── Records for the exercise ──

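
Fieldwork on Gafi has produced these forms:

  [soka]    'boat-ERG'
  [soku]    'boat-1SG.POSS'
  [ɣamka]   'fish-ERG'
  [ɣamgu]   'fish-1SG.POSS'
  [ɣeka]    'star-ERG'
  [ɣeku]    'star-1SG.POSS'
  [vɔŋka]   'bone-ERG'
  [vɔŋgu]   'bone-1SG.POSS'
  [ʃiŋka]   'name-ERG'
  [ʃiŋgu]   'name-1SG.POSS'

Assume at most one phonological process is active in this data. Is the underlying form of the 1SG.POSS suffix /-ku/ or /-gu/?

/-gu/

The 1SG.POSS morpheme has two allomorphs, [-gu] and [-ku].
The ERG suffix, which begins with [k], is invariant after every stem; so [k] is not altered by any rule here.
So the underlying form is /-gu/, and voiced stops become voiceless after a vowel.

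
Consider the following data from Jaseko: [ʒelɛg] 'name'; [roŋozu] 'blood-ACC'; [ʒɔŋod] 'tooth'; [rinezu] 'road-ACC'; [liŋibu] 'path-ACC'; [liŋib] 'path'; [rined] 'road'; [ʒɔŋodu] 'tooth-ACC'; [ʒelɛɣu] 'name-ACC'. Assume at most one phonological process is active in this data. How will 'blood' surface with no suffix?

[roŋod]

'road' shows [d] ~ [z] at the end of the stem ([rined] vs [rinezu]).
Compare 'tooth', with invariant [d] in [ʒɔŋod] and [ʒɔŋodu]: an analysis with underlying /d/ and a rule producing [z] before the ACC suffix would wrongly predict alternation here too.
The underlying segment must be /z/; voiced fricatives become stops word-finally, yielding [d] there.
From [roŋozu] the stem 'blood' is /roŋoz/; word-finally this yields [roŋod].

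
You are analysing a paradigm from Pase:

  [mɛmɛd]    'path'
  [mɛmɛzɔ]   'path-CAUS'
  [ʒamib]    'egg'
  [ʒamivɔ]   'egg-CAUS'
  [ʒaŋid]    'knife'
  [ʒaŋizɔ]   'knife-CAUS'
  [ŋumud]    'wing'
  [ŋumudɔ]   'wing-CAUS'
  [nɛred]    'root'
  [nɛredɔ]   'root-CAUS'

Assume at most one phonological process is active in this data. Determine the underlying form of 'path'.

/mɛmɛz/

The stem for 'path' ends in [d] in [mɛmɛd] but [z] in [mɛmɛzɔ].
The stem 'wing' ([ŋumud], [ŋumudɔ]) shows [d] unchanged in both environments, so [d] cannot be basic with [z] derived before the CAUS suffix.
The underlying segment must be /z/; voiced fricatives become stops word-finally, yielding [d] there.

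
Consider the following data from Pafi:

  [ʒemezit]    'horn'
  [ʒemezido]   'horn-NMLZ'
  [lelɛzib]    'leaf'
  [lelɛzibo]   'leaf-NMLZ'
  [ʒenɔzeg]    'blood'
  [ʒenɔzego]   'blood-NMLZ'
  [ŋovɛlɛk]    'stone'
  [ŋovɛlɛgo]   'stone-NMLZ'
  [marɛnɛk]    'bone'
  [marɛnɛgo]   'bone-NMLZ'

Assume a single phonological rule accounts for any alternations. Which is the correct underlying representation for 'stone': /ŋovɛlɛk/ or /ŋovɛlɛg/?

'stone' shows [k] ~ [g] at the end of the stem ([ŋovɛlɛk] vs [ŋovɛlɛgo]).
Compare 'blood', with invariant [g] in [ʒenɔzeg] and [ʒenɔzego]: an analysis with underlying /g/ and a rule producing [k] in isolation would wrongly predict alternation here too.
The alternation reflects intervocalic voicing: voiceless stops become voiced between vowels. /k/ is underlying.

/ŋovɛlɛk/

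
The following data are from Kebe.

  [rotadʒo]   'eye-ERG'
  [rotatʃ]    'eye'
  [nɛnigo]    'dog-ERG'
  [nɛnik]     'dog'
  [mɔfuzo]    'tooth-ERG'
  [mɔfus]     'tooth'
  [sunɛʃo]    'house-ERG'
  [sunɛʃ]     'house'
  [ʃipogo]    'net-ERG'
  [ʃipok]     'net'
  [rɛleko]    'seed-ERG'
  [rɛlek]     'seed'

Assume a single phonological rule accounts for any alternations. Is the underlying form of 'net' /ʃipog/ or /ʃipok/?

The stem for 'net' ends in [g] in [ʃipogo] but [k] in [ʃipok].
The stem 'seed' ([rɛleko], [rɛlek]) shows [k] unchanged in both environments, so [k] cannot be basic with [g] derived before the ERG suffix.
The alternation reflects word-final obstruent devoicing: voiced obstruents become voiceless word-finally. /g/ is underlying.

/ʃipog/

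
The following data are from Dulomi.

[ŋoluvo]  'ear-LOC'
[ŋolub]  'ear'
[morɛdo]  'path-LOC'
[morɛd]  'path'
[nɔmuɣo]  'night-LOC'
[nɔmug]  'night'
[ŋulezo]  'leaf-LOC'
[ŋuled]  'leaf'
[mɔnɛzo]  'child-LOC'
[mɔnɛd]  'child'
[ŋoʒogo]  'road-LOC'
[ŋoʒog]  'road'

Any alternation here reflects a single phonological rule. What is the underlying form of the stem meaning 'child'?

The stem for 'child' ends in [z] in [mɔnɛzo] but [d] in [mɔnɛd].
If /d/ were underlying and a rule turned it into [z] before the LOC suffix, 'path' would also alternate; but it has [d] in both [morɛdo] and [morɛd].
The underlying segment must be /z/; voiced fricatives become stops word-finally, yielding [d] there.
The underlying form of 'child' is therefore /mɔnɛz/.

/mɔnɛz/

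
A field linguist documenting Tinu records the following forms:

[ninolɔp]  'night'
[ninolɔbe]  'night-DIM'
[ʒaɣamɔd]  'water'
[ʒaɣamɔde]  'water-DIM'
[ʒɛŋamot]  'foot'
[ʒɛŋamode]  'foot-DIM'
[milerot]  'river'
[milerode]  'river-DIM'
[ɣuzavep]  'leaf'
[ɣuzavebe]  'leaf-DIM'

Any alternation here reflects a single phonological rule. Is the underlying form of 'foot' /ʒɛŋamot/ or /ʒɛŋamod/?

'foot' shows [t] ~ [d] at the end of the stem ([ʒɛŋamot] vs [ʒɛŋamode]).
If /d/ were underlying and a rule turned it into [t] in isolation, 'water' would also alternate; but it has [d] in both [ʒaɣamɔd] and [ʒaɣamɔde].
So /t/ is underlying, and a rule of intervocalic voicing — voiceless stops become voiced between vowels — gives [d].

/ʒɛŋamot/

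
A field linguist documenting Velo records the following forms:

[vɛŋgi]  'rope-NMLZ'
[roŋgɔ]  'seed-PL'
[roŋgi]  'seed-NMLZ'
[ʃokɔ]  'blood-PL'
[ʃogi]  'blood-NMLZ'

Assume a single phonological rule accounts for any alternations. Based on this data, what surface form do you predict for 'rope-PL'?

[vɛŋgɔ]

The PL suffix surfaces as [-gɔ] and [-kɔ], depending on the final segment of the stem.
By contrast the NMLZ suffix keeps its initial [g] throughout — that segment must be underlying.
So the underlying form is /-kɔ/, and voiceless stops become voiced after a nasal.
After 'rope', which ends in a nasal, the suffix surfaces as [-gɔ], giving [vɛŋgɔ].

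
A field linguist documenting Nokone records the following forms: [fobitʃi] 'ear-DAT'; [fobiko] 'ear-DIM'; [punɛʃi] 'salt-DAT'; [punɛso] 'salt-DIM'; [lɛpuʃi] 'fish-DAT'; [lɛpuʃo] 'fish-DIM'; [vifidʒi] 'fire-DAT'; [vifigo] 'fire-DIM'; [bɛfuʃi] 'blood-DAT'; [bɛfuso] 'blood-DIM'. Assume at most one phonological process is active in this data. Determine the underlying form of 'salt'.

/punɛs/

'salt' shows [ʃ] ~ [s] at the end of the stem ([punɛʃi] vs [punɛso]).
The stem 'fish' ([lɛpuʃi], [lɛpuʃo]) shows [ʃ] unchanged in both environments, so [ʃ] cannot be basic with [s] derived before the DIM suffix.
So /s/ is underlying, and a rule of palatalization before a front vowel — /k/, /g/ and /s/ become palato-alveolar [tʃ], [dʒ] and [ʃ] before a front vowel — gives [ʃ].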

───

Task description:
Show every line of the records above that contains the word "bone".

Solution below:
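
  [vɔŋka]   'bone-ERG'
  [vɔŋgu]   'bone-1SG.POSS'
  [marɛnɛk]    'bone'
  [marɛnɛgo]   'bone-NMLZ'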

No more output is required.